### WHAT IS NEEDED
Copy out exactly the lines from the start of the data to the line containing "A: File a request for continued examination". Include both.

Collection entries
☆ ☆ ☆ ☆
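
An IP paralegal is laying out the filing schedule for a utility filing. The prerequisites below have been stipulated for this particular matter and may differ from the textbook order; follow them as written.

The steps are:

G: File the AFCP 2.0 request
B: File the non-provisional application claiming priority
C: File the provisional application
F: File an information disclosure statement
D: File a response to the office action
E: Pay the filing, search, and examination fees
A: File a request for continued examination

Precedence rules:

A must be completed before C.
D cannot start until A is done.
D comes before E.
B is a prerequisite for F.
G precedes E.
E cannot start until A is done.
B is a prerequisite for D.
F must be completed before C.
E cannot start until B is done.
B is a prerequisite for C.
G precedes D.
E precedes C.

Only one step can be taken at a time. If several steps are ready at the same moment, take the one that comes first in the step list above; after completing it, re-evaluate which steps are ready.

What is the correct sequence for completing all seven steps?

Nothing is required for G, B and A. G is listed earlier → G first.
Ready: B and A. B is listed earlier → B.
Ready: F and A. F is listed earlier → F.
That leaves A as the only ready step → A.
Next only D has its prerequisites met → D.
That leaves E as the only ready step → E.
Next only C has its prerequisites met → C.

G B F A D E C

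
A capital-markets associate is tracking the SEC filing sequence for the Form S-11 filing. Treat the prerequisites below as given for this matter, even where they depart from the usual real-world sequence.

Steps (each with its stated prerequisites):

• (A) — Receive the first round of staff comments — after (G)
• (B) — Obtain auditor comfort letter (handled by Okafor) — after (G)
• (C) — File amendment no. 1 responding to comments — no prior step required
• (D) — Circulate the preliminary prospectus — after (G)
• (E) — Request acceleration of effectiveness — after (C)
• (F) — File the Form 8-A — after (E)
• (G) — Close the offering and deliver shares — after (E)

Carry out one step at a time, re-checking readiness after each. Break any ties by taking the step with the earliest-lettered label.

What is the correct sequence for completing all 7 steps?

(C) has no prerequisites → (C) first.
(E) needed (C), now all done → (E).
Ready: (F) and (G). (F) has the earlier label → (F).
(G) needed (E), now all done → (G).
Ready: (A), (B) and (D). (A) has the earlier label → (A).
(B) and (D) are both available; (B) has the earlier label → (B).
(D) needed (G), now all done → (D).

(C) (E) (F) (G) (A) (B) (D)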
☆ ☆ ☆ ☆
### ANSWER SPACE
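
An IP paralegal is laying out the filing schedule for a utility filing. The prerequisites below have been stipulated for this particular matter and may differ from the textbook order; follow them as written.

The steps are:

G: File the AFCP 2.0 request
B: File the non-provisional application claiming priority
C: File the provisional application
F: File an information disclosure statement
D: File a response to the office action
E: Pay the filing, search, and examination fees
A: File a request for continued examination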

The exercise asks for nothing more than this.